* Exercise goal:
Make an exact copy of the records below. Include every line.

──────── Supplied data

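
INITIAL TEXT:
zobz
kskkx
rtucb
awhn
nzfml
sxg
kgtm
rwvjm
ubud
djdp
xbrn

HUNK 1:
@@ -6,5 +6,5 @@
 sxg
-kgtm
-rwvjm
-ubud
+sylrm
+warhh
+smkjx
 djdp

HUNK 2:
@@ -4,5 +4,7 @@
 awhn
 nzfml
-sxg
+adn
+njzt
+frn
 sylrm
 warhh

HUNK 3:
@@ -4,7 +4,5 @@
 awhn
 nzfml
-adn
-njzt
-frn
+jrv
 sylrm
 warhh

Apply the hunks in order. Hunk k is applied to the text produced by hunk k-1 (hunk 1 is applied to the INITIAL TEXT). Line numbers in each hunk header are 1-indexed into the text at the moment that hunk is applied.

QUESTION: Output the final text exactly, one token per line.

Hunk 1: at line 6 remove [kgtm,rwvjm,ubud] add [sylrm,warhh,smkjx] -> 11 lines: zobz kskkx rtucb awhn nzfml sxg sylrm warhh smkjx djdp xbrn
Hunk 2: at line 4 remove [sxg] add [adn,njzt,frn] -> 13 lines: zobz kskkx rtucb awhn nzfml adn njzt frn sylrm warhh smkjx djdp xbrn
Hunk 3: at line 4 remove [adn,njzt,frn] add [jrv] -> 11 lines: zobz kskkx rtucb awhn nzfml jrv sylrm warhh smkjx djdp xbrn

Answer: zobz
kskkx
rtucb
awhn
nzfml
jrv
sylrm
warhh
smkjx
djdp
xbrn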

────────────────

* Solution below:
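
INITIAL TEXT:
zobz
kskkx
rtucb
awhn
nzfml
sxg
kgtm
rwvjm
ubud
djdp
xbrn

HUNK 1:
@@ -6,5 +6,5 @@
 sxg
-kgtm
-rwvjm
-ubud
+sylrm
+warhh
+smkjx
 djdp

HUNK 2:
@@ -4,5 +4,7 @@
 awhn
 nzfml
-sxg
+adn
+njzt
+frn
 sylrm
 warhh

HUNK 3:
@@ -4,7 +4,5 @@
 awhn
 nzfml
-adn
-njzt
-frn
+jrv
 sylrm
 warhh

Apply the hunks in order. Hunk k is applied to the text produced by hunk k-1 (hunk 1 is applied to the INITIAL TEXT). Line numbers in each hunk header are 1-indexed into the text at the moment that hunk is applied.

QUESTION: Output the final text exactly, one token per line.

Hunk 1: at line 6 remove [kgtm,rwvjm,ubud] add [sylrm,warhh,smkjx] -> 11 lines: zobz kskkx rtucb awhn nzfml sxg sylrm warhh smkjx djdp xbrn
Hunk 2: at line 4 remove [sxg] add [adn,njzt,frn] -> 13 lines: zobz kskkx rtucb awhn nzfml adn njzt frn sylrm warhh smkjx djdp xbrn
Hunk 3: at line 4 remove [adn,njzt,frn] add [jrv] -> 11 lines: zobz kskkx rtucb awhn nzfml jrv sylrm warhh smkjx djdp xbrn

Answer: zobz
kskkx
rtucb
awhn
nzfml
jrv
sylrm
warhh
smkjx
djdp
xbrn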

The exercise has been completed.